# [What to work on]
Would you repeat exactly the part of the listing below that runs from the line containing "Connect Four on a 4-row, 5-column" down to the line containing "[2, 0, 3, 3, 4, 1, 1, 0, 3, 3, 3, 4]", inclusive, and nothing else?
--------------------------------
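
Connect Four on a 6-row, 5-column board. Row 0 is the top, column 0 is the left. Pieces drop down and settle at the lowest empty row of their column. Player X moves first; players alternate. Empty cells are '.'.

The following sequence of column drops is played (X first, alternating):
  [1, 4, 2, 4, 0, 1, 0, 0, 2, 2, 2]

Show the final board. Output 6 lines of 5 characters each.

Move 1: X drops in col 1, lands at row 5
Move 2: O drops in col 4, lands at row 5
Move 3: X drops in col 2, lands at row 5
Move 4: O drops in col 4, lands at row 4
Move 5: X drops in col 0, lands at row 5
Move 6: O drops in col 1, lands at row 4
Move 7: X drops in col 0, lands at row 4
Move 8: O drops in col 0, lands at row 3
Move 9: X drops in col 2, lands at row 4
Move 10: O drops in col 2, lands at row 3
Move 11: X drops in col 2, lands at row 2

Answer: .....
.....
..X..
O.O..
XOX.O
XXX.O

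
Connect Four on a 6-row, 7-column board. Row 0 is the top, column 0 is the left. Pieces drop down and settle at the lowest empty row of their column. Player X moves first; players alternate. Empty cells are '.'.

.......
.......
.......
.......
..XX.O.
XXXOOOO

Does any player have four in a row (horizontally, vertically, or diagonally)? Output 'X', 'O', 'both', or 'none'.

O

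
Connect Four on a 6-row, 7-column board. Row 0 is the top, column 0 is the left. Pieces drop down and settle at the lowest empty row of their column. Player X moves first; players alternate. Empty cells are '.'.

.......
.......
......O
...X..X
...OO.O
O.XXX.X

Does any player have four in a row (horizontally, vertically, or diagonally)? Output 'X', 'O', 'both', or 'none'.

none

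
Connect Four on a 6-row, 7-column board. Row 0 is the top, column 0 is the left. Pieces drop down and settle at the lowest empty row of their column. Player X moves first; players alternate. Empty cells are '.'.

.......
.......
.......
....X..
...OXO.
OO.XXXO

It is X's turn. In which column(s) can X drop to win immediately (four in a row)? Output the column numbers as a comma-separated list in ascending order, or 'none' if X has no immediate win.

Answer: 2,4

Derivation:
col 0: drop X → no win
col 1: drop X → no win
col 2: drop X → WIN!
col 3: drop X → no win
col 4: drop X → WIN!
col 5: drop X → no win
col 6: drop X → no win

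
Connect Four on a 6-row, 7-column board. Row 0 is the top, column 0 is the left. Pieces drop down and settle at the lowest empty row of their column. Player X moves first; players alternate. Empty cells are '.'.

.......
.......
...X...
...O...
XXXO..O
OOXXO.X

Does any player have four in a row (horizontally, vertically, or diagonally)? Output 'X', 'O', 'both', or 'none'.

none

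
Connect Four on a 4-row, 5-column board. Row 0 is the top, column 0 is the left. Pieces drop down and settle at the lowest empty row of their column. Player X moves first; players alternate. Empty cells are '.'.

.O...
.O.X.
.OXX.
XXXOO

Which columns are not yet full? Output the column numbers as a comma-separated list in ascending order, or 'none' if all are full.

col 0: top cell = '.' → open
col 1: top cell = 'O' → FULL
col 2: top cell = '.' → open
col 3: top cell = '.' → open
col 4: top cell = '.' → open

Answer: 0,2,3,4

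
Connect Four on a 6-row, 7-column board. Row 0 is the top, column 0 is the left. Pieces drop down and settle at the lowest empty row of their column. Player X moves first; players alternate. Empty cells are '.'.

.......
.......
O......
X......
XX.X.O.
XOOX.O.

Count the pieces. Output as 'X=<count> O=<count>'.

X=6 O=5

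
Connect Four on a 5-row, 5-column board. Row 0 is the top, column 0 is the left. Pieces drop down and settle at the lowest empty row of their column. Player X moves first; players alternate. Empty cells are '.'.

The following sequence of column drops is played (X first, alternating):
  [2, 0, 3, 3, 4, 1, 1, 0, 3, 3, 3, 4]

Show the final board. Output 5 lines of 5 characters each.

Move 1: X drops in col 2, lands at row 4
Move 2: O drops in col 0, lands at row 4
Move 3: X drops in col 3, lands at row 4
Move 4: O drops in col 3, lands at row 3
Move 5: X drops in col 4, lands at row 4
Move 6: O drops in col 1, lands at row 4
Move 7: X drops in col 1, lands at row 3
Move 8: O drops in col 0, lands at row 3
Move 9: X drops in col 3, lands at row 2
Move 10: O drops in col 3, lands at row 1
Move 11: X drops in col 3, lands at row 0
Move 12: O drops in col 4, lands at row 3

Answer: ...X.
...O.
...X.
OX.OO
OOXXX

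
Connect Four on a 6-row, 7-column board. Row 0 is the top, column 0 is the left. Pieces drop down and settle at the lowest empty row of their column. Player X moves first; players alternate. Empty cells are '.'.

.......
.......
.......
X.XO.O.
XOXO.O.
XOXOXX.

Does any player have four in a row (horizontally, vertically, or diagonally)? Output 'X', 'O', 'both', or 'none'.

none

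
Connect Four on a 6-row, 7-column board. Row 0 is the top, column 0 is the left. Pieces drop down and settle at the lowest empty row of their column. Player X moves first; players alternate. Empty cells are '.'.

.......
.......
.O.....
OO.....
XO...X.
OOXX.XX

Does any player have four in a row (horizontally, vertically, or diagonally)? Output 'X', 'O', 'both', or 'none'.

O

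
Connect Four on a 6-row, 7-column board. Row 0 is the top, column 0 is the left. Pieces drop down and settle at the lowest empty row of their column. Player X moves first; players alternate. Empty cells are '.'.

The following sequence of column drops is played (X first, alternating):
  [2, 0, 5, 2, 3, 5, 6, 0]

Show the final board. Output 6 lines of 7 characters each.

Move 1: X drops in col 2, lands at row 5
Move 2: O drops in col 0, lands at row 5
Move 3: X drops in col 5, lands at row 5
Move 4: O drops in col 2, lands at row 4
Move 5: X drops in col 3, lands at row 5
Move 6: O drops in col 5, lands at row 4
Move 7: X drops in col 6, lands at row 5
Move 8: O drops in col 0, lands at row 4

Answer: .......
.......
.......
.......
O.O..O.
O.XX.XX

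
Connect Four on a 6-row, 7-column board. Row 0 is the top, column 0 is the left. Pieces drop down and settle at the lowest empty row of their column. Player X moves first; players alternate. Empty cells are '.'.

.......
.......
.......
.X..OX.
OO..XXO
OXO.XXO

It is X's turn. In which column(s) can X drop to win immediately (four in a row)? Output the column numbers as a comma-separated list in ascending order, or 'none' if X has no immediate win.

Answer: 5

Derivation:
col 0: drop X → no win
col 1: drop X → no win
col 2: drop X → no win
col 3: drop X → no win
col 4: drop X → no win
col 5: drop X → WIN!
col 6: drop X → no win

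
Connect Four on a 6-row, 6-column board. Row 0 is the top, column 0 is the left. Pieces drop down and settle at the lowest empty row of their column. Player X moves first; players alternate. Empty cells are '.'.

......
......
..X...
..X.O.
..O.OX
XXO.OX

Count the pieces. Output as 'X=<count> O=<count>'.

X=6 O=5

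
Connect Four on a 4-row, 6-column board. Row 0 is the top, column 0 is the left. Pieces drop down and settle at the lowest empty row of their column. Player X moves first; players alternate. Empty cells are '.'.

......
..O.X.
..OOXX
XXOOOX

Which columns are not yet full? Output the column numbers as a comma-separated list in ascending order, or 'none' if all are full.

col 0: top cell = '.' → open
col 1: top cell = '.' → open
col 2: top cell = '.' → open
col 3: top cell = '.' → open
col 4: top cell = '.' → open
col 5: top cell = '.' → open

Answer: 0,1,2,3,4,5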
--------------------------------
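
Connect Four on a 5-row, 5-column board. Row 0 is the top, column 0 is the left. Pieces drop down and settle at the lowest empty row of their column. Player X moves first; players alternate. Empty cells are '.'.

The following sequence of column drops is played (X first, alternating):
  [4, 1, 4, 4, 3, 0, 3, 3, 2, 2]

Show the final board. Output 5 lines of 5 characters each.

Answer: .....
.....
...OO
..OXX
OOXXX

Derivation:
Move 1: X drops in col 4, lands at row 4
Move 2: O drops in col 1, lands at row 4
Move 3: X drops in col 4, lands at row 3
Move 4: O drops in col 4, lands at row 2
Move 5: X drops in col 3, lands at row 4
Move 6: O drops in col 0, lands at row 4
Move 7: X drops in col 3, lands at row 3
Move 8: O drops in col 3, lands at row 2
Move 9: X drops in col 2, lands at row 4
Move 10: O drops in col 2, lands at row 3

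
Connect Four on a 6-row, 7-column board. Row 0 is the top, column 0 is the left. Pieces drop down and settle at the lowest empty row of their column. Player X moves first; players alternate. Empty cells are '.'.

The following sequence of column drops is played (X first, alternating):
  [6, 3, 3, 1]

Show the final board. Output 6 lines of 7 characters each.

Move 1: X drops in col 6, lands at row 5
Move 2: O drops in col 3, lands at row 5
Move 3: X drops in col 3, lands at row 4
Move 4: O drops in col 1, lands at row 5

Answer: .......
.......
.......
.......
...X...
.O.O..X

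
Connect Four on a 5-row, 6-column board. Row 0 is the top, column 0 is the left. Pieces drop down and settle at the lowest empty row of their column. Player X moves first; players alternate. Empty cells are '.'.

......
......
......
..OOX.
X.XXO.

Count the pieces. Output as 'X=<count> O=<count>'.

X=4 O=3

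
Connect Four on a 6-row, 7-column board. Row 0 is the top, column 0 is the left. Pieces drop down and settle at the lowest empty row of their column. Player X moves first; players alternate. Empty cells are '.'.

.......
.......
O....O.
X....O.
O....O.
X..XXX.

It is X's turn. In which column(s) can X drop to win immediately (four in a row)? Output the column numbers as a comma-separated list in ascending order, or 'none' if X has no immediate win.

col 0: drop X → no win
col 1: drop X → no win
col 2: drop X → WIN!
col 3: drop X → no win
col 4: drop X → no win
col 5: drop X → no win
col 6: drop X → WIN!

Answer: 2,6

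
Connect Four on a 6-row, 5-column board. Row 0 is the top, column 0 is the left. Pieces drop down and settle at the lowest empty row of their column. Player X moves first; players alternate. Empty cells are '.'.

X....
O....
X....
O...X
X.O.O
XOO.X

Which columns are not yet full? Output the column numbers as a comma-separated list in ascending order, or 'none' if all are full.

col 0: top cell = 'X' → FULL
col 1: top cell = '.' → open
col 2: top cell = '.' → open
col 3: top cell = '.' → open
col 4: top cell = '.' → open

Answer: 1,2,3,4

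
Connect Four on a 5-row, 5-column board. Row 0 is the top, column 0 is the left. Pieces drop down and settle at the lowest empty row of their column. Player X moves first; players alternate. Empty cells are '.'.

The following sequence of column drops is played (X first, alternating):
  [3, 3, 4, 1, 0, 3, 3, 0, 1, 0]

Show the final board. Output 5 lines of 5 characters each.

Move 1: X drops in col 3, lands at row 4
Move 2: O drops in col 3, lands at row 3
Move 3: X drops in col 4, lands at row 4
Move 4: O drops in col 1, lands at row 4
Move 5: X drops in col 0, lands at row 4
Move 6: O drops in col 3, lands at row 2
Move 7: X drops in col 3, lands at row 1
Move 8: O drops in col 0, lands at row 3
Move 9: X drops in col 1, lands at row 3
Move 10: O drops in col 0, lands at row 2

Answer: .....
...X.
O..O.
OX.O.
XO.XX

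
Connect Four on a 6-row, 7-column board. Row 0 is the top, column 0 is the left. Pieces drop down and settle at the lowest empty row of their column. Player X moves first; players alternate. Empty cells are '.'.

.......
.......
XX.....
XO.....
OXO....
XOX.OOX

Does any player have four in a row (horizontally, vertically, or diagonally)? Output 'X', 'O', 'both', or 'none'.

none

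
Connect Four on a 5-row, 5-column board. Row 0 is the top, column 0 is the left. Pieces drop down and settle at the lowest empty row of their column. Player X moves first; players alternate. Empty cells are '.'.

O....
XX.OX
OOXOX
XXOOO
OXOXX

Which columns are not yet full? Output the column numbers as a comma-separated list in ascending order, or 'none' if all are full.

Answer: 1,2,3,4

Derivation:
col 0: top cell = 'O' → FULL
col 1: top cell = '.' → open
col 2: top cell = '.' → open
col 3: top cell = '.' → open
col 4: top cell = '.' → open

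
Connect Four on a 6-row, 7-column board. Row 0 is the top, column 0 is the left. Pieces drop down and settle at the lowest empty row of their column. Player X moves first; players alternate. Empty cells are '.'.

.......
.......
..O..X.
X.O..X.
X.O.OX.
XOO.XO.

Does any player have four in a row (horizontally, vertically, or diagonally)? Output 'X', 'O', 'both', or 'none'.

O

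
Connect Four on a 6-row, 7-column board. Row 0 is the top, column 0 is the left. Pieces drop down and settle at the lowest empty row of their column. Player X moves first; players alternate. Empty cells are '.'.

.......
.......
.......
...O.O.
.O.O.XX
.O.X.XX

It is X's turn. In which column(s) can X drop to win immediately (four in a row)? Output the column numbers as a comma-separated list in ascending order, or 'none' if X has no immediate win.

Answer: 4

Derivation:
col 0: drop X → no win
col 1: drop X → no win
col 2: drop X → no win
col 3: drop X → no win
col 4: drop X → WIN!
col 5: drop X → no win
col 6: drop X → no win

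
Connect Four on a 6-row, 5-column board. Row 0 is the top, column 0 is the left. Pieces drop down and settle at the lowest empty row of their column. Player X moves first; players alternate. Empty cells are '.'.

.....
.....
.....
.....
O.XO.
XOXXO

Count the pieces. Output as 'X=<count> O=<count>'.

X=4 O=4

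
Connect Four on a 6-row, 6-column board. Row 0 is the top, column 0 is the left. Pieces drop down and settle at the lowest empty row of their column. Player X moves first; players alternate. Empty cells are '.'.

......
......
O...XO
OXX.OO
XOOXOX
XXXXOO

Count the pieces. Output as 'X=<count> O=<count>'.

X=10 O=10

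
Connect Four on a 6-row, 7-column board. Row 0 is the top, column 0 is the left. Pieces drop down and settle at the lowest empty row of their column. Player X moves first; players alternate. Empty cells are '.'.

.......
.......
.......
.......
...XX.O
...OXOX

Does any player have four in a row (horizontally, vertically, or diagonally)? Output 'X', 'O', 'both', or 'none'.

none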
--------------------------------
# [Response]
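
Connect Four on a 4-row, 5-column board. Row 0 is the top, column 0 is the left. Pieces drop down and settle at the lowest empty row of their column. Player X moves first; players alternate. Empty cells are '.'.

.O...
.O.X.
.OXX.
XXXOO

Which columns are not yet full? Output the column numbers as a comma-separated list in ascending order, or 'none' if all are full.

col 0: top cell = '.' → open
col 1: top cell = 'O' → FULL
col 2: top cell = '.' → open
col 3: top cell = '.' → open
col 4: top cell = '.' → open

Answer: 0,2,3,4

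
Connect Four on a 6-row, 7-column board. Row 0 is the top, column 0 is the left. Pieces drop down and settle at the lowest empty row of their column. Player X moves first; players alternate. Empty cells are '.'.

.......
.......
O......
X......
XX.X.O.
XOOX.O.

Count the pieces. Output as 'X=<count> O=<count>'.

X=6 O=5

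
Connect Four on a 5-row, 5-column board. Row 0 is the top, column 0 is the left. Pieces drop down and settle at the lowest empty row of their column. Player X moves first; players alternate. Empty cells are '.'.

The following sequence of column drops is played (X first, alternating):
  [2, 0, 3, 3, 4, 1, 1, 0, 3, 3, 3, 4]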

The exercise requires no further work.